§ What to work on:
From the entries below, copy every line where the string "controller" appears.

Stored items

● ● ● ● ●

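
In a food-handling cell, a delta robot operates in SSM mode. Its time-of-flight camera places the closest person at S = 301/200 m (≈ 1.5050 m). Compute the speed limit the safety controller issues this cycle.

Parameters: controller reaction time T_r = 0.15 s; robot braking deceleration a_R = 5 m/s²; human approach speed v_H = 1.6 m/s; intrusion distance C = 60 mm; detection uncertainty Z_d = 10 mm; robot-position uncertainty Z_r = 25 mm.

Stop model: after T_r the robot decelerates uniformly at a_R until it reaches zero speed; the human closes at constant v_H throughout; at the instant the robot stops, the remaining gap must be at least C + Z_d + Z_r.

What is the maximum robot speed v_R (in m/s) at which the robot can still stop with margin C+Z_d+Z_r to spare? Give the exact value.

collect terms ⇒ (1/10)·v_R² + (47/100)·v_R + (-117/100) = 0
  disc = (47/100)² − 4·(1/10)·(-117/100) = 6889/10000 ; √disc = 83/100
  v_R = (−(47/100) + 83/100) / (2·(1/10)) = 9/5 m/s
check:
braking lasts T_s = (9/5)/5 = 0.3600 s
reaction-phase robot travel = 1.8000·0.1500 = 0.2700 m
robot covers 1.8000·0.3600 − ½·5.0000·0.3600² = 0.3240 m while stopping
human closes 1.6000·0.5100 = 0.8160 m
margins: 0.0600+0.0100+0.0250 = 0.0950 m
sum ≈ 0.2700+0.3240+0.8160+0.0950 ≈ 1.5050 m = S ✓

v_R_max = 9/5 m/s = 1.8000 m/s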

● ● ● ● ●

§ Response to this task:
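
In a food-handling cell, a delta robot operates in SSM mode. Its time-of-flight camera places the closest person at S = 301/200 m (≈ 1.5050 m). Compute the speed limit the safety controller issues this cycle.
Parameters: controller reaction time T_r = 0.15 s; robot braking deceleration a_R = 5 m/s²; human approach speed v_H = 1.6 m/s; intrusion distance C = 60 mm; detection uncertainty Z_d = 10 mm; robot-position uncertainty Z_r = 25 mm.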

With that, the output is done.